Saved data entries:
'''

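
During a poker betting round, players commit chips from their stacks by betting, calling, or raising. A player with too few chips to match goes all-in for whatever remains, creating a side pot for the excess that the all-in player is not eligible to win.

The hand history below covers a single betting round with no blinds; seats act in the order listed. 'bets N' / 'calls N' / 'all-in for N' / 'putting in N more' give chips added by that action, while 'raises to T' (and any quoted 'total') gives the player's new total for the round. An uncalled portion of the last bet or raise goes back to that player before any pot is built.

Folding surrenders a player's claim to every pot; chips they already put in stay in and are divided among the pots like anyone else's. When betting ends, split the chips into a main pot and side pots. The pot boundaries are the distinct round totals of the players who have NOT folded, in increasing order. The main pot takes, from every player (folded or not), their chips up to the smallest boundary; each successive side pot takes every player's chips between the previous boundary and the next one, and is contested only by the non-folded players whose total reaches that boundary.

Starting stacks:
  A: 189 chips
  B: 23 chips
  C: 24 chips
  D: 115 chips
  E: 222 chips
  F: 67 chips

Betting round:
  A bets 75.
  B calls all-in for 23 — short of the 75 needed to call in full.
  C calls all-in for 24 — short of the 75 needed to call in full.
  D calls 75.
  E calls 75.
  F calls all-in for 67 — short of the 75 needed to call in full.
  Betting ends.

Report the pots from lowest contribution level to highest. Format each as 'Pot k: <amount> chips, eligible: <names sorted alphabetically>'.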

'''
'''

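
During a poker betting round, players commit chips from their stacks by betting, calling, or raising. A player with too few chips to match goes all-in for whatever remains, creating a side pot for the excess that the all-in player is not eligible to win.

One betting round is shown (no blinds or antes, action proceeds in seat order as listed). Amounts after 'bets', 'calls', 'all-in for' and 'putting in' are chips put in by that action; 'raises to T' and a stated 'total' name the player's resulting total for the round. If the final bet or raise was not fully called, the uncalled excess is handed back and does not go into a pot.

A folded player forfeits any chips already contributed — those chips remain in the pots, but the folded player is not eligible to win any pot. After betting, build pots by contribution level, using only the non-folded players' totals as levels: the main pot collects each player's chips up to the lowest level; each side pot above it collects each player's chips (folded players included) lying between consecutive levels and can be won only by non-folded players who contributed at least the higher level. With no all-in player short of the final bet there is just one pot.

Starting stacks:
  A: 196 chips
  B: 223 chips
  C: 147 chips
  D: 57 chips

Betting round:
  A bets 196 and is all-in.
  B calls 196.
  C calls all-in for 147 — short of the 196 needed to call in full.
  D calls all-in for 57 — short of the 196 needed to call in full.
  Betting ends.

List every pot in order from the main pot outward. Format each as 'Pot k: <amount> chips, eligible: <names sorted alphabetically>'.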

'''

Instructions to follow: With the line that has "B: 23 chips" as the first and the line that has "Report the pots" as the last, repeat exactly that run of lines above and no more.

Output for this exercise:
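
  B: 23 chips
  C: 24 chips
  D: 115 chips
  E: 222 chips
  F: 67 chips

Betting round:
  A bets 75.
  B calls all-in for 23 — short of the 75 needed to call in full.
  C calls all-in for 24 — short of the 75 needed to call in full.
  D calls 75.
  E calls 75.
  F calls all-in for 67 — short of the 75 needed to call in full.
  Betting ends.

Report the pots from lowest contribution level to highest. Format each as 'Pot k: <amount> chips, eligible: <names sorted alphabetically>'.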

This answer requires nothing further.